Problem to solve
Find every line below where the string "health" shows up, and copy those lines.

Dataset excerpts
----------------------------------------

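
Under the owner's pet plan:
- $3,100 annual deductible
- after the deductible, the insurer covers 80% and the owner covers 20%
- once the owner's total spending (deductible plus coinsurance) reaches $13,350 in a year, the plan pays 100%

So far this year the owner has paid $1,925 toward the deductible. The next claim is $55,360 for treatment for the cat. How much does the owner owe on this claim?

$11,425

Deductible still to meet: $3,100 − $1,925 = $1,175.
The remaining $54,185 (= $55,360 − $1,175) moves to coinsurance.
20% of $54,185 = $10,837 falls to the owner.
That puts the owner's cost at $1,175 + $10,837 = $12,012 before any cap.
Year-to-date out-of-pocket would reach $1,925 + $12,012 = $13,937, above the $13,350 maximum, so the owner pays only $13,350 − $1,925 = $11,425.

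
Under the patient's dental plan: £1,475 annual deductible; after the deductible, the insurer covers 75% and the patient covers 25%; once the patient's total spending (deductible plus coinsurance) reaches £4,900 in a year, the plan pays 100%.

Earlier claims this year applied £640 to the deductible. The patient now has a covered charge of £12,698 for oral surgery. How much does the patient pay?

Remaining deductible: £1,475 − £640 = £835.
That leaves £12,698 − £835 = £11,863 for coinsurance.
25% of £11,863 = £2,965.75 falls to the patient.
That puts the patient's cost at £835 + £2,965.75 = £3,800.75 before any cap.
Year-to-date out-of-pocket becomes £640 + £3,800.75 = £4,440.75, still under the £4,900 maximum, so no cap applies.

£3,800.75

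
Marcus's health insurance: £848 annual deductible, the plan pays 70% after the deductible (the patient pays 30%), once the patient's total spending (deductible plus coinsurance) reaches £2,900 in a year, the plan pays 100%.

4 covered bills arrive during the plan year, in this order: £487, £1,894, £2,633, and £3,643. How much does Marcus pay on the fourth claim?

Claim 1 — £487: entire amount goes to the deductible. Patient owes £487 (running OOP £487).
Claim 2 — £1,894: deductible takes £361, £1,533 remains; coinsurance £1,533 × 30% = £459.90. Patient owes £820.90 (running OOP £1,307.90).
Claim 3 — £2,633: deductible met; 30% of £2,633 = £789.90. Patient pays £789.90; OOP now £2,097.80.
Claim 4 — £3,643: deductible met; 30% of £3,643 = £1,092.90. Adding that to £2,097.80 gives £3,190.70, past the £2,900 cap; patient pays only £2,900 − £2,097.80 = £802.20.

£802.20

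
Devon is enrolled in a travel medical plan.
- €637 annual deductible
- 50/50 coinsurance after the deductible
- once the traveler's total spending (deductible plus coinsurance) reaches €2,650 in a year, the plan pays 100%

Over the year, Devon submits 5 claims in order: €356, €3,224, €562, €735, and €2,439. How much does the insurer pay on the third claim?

€281

Claim 1 — €356: fully absorbed by the deductible. Cost to traveler: €356. OOP to date €356. Insurer: €356 − €356 = €0.
Claim 2 — €3,224: €281 to deductible, leaving €2,943; traveler's 50% is €1,471.50. Traveler owes €1,752.50 (running OOP €2,108.50). Plan pays €3,224 − €1,752.50 = €1,471.50.
Claim 3 — €562: deductible met; 50% of €562 = €281. Traveler owes €281 (running OOP €2,389.50). Insurer: €562 − €281 = €281.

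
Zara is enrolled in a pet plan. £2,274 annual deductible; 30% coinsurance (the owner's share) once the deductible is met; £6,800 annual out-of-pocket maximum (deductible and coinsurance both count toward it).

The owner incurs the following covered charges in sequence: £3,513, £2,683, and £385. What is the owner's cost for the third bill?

Claim 1 — £3,513: deductible takes £2,274, £1,239 remains; 30% of £1,239 = £371.70. Owner owes £2,645.70 (running OOP £2,645.70).
Claim 2 — £2,683: 30% coinsurance on £2,683 = £804.90. Cost to owner: £804.90. OOP to date £3,450.60.
Claim 3 — £385: 30% coinsurance on £385 = £115.50. Owner pays £115.50; OOP now £3,566.10.

£115.50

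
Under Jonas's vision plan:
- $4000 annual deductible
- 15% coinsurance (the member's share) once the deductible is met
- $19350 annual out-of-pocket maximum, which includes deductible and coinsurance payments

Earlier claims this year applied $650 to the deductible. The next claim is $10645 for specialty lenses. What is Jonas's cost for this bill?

$650 of the $4000 deductible is already met, leaving $3350.
That leaves $10645 − $3350 = $7295 for coinsurance.
Coinsurance: $7295 × 15% = $1094.25.
Member responsibility before any cap: $3350 + $1094.25 = $4444.25.
Year-to-date out-of-pocket becomes $650 + $4444.25 = $5094.25, still under the $19350 maximum, so no cap applies.

$4444.25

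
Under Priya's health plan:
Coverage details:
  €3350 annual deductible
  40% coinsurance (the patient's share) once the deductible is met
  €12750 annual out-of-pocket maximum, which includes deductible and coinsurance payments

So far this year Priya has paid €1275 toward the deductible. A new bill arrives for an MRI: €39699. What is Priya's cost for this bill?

Remaining deductible: €3350 − €1275 = €2075.
After the €2075 deductible portion, €39699 − €2075 = €37624 is subject to coinsurance.
Coinsurance: €37624 × 40% = €15049.60.
Patient responsibility before any cap: €2075 + €15049.60 = €17124.60.
That would bring total out-of-pocket to €18399.60, past the €12750 cap. The patient is capped at €12750 − €1275 = €11475 on this claim.

€11475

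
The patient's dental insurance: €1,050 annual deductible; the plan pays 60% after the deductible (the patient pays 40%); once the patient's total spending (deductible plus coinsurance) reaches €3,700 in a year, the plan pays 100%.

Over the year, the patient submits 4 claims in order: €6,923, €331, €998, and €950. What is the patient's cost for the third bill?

€168.40

#1 (€6,923): deductible takes €1,050, €5,873 remains; patient's 40% is €2,349.20. Patient pays €3,399.20; OOP now €3,399.20.
#2 (€331): 40% coinsurance on €331 = €132.40. Cost to patient: €132.40. OOP to date €3,531.60.
#3 (€998): deductible already satisfied, so patient's share is 40% × €998 = €399.20. OOP would hit €3,930.80 > €3,700, so the cap limits the patient to €3,700 − €3,531.60 = €168.40.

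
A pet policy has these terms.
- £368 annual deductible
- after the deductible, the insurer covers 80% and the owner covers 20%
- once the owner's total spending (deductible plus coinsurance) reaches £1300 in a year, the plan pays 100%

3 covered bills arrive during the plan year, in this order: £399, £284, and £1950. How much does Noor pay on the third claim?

£390

#1 (£399): deductible takes £368, £31 remains; owner's 20% is £6.20. Owner owes £374.20 (running OOP £374.20).
#2 (£284): 20% coinsurance on £284 = £56.80. Owner pays £56.80; OOP now £431.
#3 (£1950): deductible already satisfied, so owner's share is 20% × £1950 = £390. Cost to owner: £390. OOP to date £821.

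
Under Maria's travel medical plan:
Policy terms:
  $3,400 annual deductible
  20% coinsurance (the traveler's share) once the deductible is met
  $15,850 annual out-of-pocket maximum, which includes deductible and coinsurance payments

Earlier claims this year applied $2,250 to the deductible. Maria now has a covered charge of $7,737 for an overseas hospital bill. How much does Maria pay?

Remaining deductible: $3,400 − $2,250 = $1,150.
The remaining $6,587 (= $7,737 − $1,150) moves to coinsurance.
Traveler's 20% share of $6,587 is $1,317.40.
That puts the traveler's cost at $1,150 + $1,317.40 = $2,467.40 before any cap.
Year-to-date out-of-pocket becomes $2,250 + $2,467.40 = $4,717.40, still under the $15,850 maximum, so no cap applies.

$2,467.40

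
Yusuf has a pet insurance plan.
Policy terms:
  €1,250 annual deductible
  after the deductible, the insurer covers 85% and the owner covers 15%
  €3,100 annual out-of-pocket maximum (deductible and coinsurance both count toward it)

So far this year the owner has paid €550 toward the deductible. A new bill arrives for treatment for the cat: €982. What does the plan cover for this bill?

€239.70

Deductible still to meet: €1,250 − €550 = €700.
That leaves €982 − €700 = €282 for coinsurance.
Owner's 15% share of €282 is €42.30.
That puts the owner's cost at €700 + €42.30 = €742.30 before any cap.
Total out-of-pocket so far would be €550 + €742.30 = €1,292.30, below the €3,100 cap — no reduction.
Insurer pays the balance: €982 − €742.30 = €239.70.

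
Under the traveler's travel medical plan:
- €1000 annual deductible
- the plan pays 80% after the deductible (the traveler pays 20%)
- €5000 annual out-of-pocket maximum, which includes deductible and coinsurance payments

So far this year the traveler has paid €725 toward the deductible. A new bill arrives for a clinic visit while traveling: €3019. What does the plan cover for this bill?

€2195.20

€725 of the €1000 deductible is already met, leaving €275.
That leaves €3019 − €275 = €2744 for coinsurance.
Traveler's 20% share of €2744 is €548.80.
That puts the traveler's cost at €275 + €548.80 = €823.80 before any cap.
Year-to-date out-of-pocket becomes €725 + €823.80 = €1548.80, still under the €5000 maximum, so no cap applies.
Insurer pays the balance: €3019 − €823.80 = €2195.20.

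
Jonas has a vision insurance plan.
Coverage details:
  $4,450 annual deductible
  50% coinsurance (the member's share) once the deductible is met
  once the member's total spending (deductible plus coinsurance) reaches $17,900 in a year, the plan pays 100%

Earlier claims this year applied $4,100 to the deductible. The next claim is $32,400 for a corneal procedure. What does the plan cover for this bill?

$18,600

Deductible still to meet: $4,450 − $4,100 = $350.
After the $350 deductible portion, $32,400 − $350 = $32,050 is subject to coinsurance.
Coinsurance: $32,050 × 50% = $16,025.
So the member owes $350 + $16,025 = $16,375 before any cap.
Adding $16,375 to the $4,100 already spent would give $20,475, which exceeds the $17,900 cap; the member pays just $17,900 − $4,100 = $13,800.
The insurer covers the remainder: $32,400 − $13,800 = $18,600.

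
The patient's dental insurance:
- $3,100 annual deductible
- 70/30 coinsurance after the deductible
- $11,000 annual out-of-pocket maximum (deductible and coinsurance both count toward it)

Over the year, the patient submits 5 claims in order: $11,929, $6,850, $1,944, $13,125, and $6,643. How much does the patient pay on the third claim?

$583.20

Claim 1 ($11,929): deductible takes $3,100, $8,829 remains; coinsurance $8,829 × 30% = $2,648.70. Patient pays $5,748.70; OOP now $5,748.70.
Claim 2 ($6,850): deductible met; 30% of $6,850 = $2,055. Patient owes $2,055 (running OOP $7,803.70).
Claim 3 ($1,944): 30% coinsurance on $1,944 = $583.20. Cost to patient: $583.20. OOP to date $8,386.90.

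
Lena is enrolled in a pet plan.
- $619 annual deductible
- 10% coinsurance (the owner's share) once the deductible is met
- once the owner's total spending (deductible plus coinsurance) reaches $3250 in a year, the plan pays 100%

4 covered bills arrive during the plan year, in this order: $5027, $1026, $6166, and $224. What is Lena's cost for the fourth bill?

Claim 1 — $5027: $619 to deductible, leaving $4408; coinsurance $4408 × 10% = $440.80. Owner owes $1059.80 (running OOP $1059.80).
Claim 2 — $1026: deductible already satisfied, so owner's share is 10% × $1026 = $102.60. Owner pays $102.60; OOP now $1162.40.
Claim 3 — $6166: deductible already satisfied, so owner's share is 10% × $6166 = $616.60. Owner owes $616.60 (running OOP $1779).
Claim 4 — $224: deductible already satisfied, so owner's share is 10% × $224 = $22.40. Owner owes $22.40 (running OOP $1801.40).

$22.40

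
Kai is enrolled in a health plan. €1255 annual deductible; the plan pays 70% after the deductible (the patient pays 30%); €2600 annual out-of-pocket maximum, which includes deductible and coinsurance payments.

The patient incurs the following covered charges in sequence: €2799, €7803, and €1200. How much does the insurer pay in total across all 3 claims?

€9202

Claim 1 (€2799): deductible takes €1255, €1544 remains; coinsurance €1544 × 30% = €463.20. Cost to patient: €1718.20. OOP to date €1718.20. Insurer: €2799 − €1718.20 = €1080.80.
Claim 2 (€7803): deductible met; 30% of €7803 = €2340.90. That would push OOP to €4059.10, over the €2600 cap, so patient pays €2600 − €1718.20 = €881.80. Insurer: €7803 − €881.80 = €6921.20.
Claim 3 (€1200): 30% coinsurance on €1200 = €360. OOP would hit €2960 > €2600, so the cap limits the patient to €2600 − €2600 = €0. Insurer: €1200 − €0 = €1200.
Insurer total = bills − patient's total = €11802 − €2600 = €9202.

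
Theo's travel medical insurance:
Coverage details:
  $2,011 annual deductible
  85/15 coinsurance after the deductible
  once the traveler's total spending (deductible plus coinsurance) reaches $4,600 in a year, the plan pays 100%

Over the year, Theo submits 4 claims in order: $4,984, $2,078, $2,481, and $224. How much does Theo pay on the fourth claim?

Bill 1, $4,984: $2,011 to deductible, leaving $2,973; 15% of $2,973 = $445.95. Traveler owes $2,456.95 (running OOP $2,456.95).
Bill 2, $2,078: deductible met; 15% of $2,078 = $311.70. Cost to traveler: $311.70. OOP to date $2,768.65.
Bill 3, $2,481: 15% coinsurance on $2,481 = $372.15. Traveler pays $372.15; OOP now $3,140.80.
Bill 4, $224: 15% coinsurance on $224 = $33.60. Traveler owes $33.60 (running OOP $3,174.40).

$33.60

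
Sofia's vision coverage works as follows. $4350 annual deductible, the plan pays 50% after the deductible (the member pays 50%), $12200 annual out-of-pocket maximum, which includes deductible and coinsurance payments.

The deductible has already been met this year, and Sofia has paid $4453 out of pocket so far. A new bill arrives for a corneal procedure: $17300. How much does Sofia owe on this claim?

$7747

With the deductible met, the entire $17300 is subject to coinsurance.
Member's 50% share of $17300 is $8650.
Year-to-date out-of-pocket would reach $4453 + $8650 = $13103, above the $12200 maximum, so the member pays only $12200 − $4453 = $7747.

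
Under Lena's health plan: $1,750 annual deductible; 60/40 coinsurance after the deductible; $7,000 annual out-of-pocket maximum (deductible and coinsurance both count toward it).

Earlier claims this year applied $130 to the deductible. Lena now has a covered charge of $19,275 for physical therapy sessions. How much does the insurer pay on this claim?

$130 of the $1,750 deductible is already met, leaving $1,620.
After the $1,620 deductible portion, $19,275 − $1,620 = $17,655 is subject to coinsurance.
Coinsurance: $17,655 × 40% = $7,062.
That puts the patient's cost at $1,620 + $7,062 = $8,682 before any cap.
Adding $8,682 to the $130 already spent would give $8,812, which exceeds the $7,000 cap; the patient pays just $7,000 − $130 = $6,870.
Insurer pays the balance: $19,275 − $6,870 = $12,405.

$12,405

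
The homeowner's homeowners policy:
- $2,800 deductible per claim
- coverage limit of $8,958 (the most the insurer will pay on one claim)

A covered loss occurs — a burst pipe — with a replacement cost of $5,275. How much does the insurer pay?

Less the $2,800 deductible: $5,275 − $2,800 = $2,475.
$2,475 ≤ $8,958, so the limit doesn't bind; insurer pays $2,475.

$2,475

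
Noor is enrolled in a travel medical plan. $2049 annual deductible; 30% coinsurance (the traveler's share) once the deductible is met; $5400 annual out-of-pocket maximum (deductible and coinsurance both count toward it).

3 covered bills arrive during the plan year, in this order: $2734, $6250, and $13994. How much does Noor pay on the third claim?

$1270.50

Claim 1 — $2734: deductible takes $2049, $685 remains; traveler's 30% is $205.50. Cost to traveler: $2254.50. OOP to date $2254.50.
Claim 2 — $6250: 30% coinsurance on $6250 = $1875. Traveler pays $1875; OOP now $4129.50.
Claim 3 — $13994: 30% coinsurance on $13994 = $4198.20. OOP would hit $8327.70 > $5400, so the cap limits the traveler to $5400 − $4129.50 = $1270.50.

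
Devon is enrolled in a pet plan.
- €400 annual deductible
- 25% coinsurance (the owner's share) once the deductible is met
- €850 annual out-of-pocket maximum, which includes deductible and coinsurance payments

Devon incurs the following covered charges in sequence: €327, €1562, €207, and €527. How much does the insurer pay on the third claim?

Bill 1, €327: fully absorbed by the deductible. Owner owes €327 (running OOP €327). Plan pays €327 − €327 = €0.
Bill 2, €1562: €73 finishes the deductible; €1489 goes to coinsurance; owner's 25% is €372.25. Owner owes €445.25 (running OOP €772.25). Plan pays €1562 − €445.25 = €1116.75.
Bill 3, €207: deductible met; 25% of €207 = €51.75. Owner pays €51.75; OOP now €824. Insurer: €207 − €51.75 = €155.25.

€155.25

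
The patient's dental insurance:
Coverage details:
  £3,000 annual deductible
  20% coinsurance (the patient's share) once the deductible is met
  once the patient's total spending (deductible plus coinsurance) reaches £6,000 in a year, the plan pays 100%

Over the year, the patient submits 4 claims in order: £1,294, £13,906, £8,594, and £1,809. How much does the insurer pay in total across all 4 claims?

Claim 1 — £1,294: fully absorbed by the deductible. Patient pays £1,294; OOP now £1,294. Insurer: £1,294 − £1,294 = £0.
Claim 2 — £13,906: deductible takes £1,706, £12,200 remains; coinsurance £12,200 × 20% = £2,440. Cost to patient: £4,146. OOP to date £5,440. Plan pays £13,906 − £4,146 = £9,760.
Claim 3 — £8,594: 20% coinsurance on £8,594 = £1,718.80. OOP would hit £7,158.80 > £6,000, so the cap limits the patient to £6,000 − £5,440 = £560. Plan pays £8,594 − £560 = £8,034.
Claim 4 — £1,809: deductible already satisfied, so patient's share is 20% × £1,809 = £361.80. That would push OOP to £6,361.80, over the £6,000 cap, so patient pays £6,000 − £6,000 = £0. Insurer: £1,809 − £0 = £1,809.
Insurer total = bills − patient's total = £25,603 − £6,000 = £19,603.

£19,603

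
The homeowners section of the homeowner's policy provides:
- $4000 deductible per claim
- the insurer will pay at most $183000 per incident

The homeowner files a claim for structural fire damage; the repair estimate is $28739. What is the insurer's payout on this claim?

$24739

Subtract the deductible: $28739 − $4000 = $24739.
$24739 is within the $183000 limit, so the insurer pays $24739.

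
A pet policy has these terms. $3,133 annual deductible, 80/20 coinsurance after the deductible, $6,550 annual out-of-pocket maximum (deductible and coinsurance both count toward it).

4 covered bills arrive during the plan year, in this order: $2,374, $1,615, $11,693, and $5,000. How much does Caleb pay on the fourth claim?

$907.20

Claim 1 ($2,374): fully absorbed by the deductible. Owner owes $2,374 (running OOP $2,374).
Claim 2 ($1,615): deductible takes $759, $856 remains; coinsurance $856 × 20% = $171.20. Owner pays $930.20; OOP now $3,304.20.
Claim 3 ($11,693): 20% coinsurance on $11,693 = $2,338.60. Owner pays $2,338.60; OOP now $5,642.80.
Claim 4 ($5,000): 20% coinsurance on $5,000 = $1,000. OOP would hit $6,642.80 > $6,550, so the cap limits the owner to $6,550 − $5,642.80 = $907.20.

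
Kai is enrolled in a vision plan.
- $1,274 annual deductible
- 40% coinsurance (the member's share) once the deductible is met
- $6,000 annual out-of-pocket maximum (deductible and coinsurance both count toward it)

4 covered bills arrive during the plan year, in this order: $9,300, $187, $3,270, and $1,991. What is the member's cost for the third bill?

$1,308

Claim 1 ($9,300): $1,274 to deductible, leaving $8,026; coinsurance $8,026 × 40% = $3,210.40. Member pays $4,484.40; OOP now $4,484.40.
Claim 2 ($187): deductible already satisfied, so member's share is 40% × $187 = $74.80. Cost to member: $74.80. OOP to date $4,559.20.
Claim 3 ($3,270): 40% coinsurance on $3,270 = $1,308. Member pays $1,308; OOP now $5,867.20.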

----------------------------------------

Solution below
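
Marcus's health insurance: £848 annual deductible, the plan pays 70% after the deductible (the patient pays 30%), once the patient's total spending (deductible plus coinsurance) reaches £2,900 in a year, the plan pays 100%.
Under Priya's health plan:
Kai is enrolled in a health plan. €1255 annual deductible; the plan pays 70% after the deductible (the patient pays 30%); €2600 annual out-of-pocket maximum, which includes deductible and coinsurance payments.
Under Lena's health plan: $1,750 annual deductible; 60/40 coinsurance after the deductible; $7,000 annual out-of-pocket maximum (deductible and coinsurance both count toward it).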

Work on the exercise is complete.